__PROBLEM REQUIREMENTS__
Every line below between the line holding "- Juma lost to Cruz" and the line holding "Ten teams played", inclusive, should be repeated exactly, and all other lines omitted.

__SOURCE RECORDS__
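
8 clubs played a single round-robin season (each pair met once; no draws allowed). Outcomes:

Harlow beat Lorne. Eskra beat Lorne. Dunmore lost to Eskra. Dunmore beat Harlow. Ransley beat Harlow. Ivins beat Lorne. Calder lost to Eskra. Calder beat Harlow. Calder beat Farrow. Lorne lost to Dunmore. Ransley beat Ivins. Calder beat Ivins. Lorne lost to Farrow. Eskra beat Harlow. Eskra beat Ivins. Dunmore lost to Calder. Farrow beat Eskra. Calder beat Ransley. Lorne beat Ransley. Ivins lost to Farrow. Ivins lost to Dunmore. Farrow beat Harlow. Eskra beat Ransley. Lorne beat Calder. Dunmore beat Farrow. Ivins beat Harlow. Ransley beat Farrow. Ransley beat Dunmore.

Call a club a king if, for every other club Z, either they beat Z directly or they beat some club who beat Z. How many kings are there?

4

Ransley cannot reach Calder in two steps.
Dunmore reaches everyone (king).
Eskra reaches everyone (king).
Ivins cannot reach Dunmore, Eskra, Farrow in two steps.
Calder reaches everyone (king).
Harlow cannot reach Dunmore, Eskra, Ivins, Farrow in two steps.
Lorne cannot reach Eskra in two steps.
Farrow reaches everyone (king).
Kings: Dunmore, Eskra, Calder, Farrow — 4.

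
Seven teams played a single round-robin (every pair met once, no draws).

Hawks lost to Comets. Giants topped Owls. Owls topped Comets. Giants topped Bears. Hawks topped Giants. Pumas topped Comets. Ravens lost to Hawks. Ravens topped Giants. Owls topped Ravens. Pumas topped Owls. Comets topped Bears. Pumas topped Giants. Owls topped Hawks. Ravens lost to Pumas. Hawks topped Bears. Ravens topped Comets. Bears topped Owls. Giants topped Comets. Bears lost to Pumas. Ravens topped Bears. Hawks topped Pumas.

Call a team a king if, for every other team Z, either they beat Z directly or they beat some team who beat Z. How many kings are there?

4

Pumas reaches everyone (king).
Comets reaches everyone (king).
Hawks reaches everyone (king).
Owls reaches everyone (king).
Bears cannot reach Pumas, Giants in two steps.
Ravens cannot reach Pumas in two steps.
Giants cannot reach Pumas in two steps.
Kings: Pumas, Comets, Hawks, Owls — 4.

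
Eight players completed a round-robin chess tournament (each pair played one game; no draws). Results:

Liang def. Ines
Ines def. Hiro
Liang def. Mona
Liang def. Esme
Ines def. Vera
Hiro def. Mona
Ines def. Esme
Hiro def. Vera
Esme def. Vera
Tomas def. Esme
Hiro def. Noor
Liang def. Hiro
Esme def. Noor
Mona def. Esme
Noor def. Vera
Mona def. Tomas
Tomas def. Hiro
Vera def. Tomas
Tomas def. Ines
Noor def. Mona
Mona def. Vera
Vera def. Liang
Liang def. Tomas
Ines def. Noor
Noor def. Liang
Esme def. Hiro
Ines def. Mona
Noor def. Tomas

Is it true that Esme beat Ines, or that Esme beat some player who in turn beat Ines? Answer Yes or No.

Esme did not beat Ines directly.
Esme beat Hiro, Noor, Vera, but each of them lost to Ines. No two-step path.

No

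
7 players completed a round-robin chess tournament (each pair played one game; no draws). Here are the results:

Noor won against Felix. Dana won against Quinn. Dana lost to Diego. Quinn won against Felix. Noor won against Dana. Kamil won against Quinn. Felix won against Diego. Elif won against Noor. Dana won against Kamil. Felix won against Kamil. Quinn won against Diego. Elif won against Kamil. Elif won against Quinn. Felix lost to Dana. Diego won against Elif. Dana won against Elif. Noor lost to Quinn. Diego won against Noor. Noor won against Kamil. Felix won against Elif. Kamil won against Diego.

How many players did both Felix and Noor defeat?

1

Felix beat: Elif, Diego, Kamil.
Noor beat: Felix, Dana, Kamil.
Both beat: Kamil — 1.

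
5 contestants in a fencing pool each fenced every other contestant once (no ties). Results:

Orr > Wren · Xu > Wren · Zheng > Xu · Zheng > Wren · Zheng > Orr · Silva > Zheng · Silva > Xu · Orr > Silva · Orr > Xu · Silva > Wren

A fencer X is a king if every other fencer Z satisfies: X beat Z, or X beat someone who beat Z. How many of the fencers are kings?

Orr reaches everyone (king).
Xu cannot reach Orr, Silva, Zheng in two steps.
Silva reaches everyone (king).
Zheng reaches everyone (king).
Wren cannot reach Orr, Xu, Silva, Zheng in two steps.
Kings: Orr, Silva, Zheng — 3.

3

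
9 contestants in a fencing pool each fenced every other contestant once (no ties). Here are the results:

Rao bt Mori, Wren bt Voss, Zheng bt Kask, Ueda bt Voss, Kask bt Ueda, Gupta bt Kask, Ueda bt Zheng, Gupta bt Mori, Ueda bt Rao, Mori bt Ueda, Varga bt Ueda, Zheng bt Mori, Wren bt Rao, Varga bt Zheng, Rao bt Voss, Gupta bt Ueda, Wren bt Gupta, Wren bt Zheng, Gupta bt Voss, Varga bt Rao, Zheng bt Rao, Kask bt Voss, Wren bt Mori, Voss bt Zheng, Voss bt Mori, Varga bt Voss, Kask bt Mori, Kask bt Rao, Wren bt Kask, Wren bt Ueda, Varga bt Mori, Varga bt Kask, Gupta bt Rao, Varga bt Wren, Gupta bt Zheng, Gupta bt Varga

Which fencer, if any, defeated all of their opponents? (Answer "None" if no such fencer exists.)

Highest win total is Wren with 7 (out of 8 possible).
Wren lost to Varga, so no fencer went undefeated.

None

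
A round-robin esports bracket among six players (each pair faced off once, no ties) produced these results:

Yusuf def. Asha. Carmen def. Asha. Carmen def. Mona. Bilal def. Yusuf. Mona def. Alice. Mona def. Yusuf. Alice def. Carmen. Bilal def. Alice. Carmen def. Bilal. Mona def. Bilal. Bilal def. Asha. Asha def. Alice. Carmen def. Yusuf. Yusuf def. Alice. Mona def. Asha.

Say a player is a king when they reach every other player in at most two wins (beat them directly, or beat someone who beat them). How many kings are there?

3

Mona reaches everyone (king).
Yusuf cannot reach Mona, Bilal in two steps.
Carmen reaches everyone (king).
Asha cannot reach Mona, Yusuf, Bilal in two steps.
Alice reaches everyone (king).
Bilal cannot reach Mona in two steps.
Kings: Mona, Carmen, Alice — 3.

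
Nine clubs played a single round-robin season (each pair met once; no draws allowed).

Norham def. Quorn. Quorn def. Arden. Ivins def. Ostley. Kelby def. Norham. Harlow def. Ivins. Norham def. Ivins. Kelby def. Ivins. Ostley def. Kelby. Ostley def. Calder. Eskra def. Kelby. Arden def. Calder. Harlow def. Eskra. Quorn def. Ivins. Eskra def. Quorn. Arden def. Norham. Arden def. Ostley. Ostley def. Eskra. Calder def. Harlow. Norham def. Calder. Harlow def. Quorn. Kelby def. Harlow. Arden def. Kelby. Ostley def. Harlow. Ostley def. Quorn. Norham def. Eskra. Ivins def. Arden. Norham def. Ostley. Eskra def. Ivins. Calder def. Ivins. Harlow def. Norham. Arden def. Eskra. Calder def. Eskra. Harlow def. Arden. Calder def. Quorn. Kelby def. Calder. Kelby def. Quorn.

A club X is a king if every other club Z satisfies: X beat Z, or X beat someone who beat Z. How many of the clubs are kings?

Quorn cannot reach Harlow in two steps.
Norham reaches everyone (king).
Harlow reaches everyone (king).
Ostley reaches everyone (king).
Ivins reaches everyone (king).
Calder reaches everyone (king).
Eskra reaches everyone (king).
Kelby reaches everyone (king).
Arden reaches everyone (king).
Kings: Norham, Harlow, Ostley, Ivins, Calder, Eskra, Kelby, Arden — 8.

8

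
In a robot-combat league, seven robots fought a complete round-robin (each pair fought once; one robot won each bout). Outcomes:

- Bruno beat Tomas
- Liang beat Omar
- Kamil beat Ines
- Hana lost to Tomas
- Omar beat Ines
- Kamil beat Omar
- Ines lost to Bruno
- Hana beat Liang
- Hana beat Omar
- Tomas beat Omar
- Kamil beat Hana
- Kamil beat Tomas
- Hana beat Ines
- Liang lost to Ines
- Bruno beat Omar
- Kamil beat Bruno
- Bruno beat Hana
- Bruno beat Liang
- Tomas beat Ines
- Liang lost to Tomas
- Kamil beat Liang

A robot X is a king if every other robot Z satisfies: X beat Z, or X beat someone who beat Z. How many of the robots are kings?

1

Liang cannot reach Tomas, Kamil, Bruno, Hana in two steps.
Tomas cannot reach Kamil, Bruno in two steps.
Kamil reaches everyone (king).
Bruno cannot reach Kamil in two steps.
Hana cannot reach Tomas, Kamil, Bruno in two steps.
Ines cannot reach Tomas, Kamil, Bruno, Hana in two steps.
Omar cannot reach Tomas, Kamil, Bruno, Hana in two steps.
Kings: Kamil — 1.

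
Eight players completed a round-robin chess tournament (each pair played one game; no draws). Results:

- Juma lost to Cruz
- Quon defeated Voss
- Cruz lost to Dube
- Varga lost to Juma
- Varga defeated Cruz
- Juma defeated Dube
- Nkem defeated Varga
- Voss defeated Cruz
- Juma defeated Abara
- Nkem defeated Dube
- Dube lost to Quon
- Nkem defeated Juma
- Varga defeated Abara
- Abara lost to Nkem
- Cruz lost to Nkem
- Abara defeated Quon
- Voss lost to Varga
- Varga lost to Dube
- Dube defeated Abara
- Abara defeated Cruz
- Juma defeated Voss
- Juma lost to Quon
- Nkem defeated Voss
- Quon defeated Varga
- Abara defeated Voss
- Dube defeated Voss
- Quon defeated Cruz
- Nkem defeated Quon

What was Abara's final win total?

Abara's results: beat Cruz, Voss, Quon; lost to Juma, Nkem, Dube, Varga.
That is 3 wins.

3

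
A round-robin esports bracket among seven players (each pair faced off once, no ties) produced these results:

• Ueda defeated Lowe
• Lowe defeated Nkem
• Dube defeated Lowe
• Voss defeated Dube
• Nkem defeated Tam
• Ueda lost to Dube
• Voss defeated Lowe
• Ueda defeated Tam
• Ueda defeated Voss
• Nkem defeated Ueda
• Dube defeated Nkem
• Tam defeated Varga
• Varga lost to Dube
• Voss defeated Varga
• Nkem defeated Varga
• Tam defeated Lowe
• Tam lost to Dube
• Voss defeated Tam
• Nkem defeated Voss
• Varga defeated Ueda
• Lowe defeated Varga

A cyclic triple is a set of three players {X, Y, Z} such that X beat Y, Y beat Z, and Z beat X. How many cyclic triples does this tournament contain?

8

Win totals: Lowe 2, Dube 5, Varga 1, Ueda 3, Tam 2, Voss 4, Nkem 4.
A player with w wins dominates both others in C(w,2) triples; summing gives 1 + 10 + 0 + 3 + 1 + 6 + 6 = 27 transitive triples.
Total triples C(7,3) = 35, so cyclic triples = 35 − 27 = 8.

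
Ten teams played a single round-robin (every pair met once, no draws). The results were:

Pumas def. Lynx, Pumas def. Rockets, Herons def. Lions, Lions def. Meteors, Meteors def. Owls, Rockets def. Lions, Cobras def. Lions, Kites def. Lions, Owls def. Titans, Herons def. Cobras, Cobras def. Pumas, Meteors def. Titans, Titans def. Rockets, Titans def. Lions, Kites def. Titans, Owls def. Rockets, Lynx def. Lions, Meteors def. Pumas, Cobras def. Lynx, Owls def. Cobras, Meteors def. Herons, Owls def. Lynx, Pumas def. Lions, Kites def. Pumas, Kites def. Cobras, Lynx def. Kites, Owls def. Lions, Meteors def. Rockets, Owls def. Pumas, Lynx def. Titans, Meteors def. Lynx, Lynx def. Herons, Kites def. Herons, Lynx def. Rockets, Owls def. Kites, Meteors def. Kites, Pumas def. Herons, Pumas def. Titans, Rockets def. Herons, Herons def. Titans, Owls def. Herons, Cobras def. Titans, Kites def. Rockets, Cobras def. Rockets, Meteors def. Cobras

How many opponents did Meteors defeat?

Meteors' results: beat Herons, Cobras, Rockets, Lynx, Titans, Owls, Kites, Pumas; lost to Lions.
That is 8 wins.

8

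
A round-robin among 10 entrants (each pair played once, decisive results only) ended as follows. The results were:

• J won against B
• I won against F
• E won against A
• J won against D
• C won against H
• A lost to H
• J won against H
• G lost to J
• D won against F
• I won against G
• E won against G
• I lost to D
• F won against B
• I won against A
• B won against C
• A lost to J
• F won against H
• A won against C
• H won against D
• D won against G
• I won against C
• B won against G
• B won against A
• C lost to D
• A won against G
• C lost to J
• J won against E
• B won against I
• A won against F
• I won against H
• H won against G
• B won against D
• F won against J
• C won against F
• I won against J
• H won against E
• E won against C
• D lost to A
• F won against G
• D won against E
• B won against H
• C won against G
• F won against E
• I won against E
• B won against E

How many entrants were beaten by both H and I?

H beat: A, D, E, G.
I beat: A, C, E, F, G, H, J.
Both beat: A, E, G — 3.

3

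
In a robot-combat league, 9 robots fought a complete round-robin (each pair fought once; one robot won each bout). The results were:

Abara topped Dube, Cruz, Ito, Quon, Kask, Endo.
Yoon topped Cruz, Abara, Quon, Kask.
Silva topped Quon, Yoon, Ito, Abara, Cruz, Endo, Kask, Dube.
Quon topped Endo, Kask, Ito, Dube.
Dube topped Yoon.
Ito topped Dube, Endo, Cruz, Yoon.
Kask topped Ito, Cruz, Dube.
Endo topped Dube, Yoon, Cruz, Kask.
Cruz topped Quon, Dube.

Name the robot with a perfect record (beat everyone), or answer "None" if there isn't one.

Silva

Silva has 8 wins out of 8 opponents — a perfect record.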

__EXPECTED ANSWER__
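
- Juma lost to Cruz
- Quon defeated Voss
- Cruz lost to Dube
- Varga lost to Juma
- Varga defeated Cruz
- Juma defeated Dube
- Nkem defeated Varga
- Voss defeated Cruz
- Juma defeated Abara
- Nkem defeated Dube
- Dube lost to Quon
- Nkem defeated Juma
- Varga defeated Abara
- Abara lost to Nkem
- Cruz lost to Nkem
- Abara defeated Quon
- Voss lost to Varga
- Varga lost to Dube
- Dube defeated Abara
- Abara defeated Cruz
- Juma defeated Voss
- Juma lost to Quon
- Nkem defeated Voss
- Quon defeated Varga
- Abara defeated Voss
- Dube defeated Voss
- Quon defeated Cruz
- Nkem defeated Quon

What was Abara's final win total?

Abara's results: beat Cruz, Voss, Quon; lost to Juma, Nkem, Dube, Varga.
That is 3 wins.

3

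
A round-robin esports bracket among seven players (each pair faced off once, no ties) produced these results:

• Ueda defeated Lowe
• Lowe defeated Nkem
• Dube defeated Lowe
• Voss defeated Dube
• Nkem defeated Tam
• Ueda lost to Dube
• Voss defeated Lowe
• Ueda defeated Tam
• Ueda defeated Voss
• Nkem defeated Ueda
• Dube defeated Nkem
• Tam defeated Varga
• Varga lost to Dube
• Voss defeated Varga
• Nkem defeated Varga
• Tam defeated Lowe
• Tam lost to Dube
• Voss defeated Tam
• Nkem defeated Voss
• Varga defeated Ueda
• Lowe defeated Varga

A cyclic triple is a set of three players {X, Y, Z} such that X beat Y, Y beat Z, and Z beat X. How many cyclic triples does this tournament contain?

8

Win totals: Lowe 2, Dube 5, Varga 1, Ueda 3, Tam 2, Voss 4, Nkem 4.
A player with w wins dominates both others in C(w,2) triples; summing gives 1 + 10 + 0 + 3 + 1 + 6 + 6 = 27 transitive triples.
Total triples C(7,3) = 35, so cyclic triples = 35 − 27 = 8.

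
Ten teams played a single round-robin (every pair met once, no draws). The results were: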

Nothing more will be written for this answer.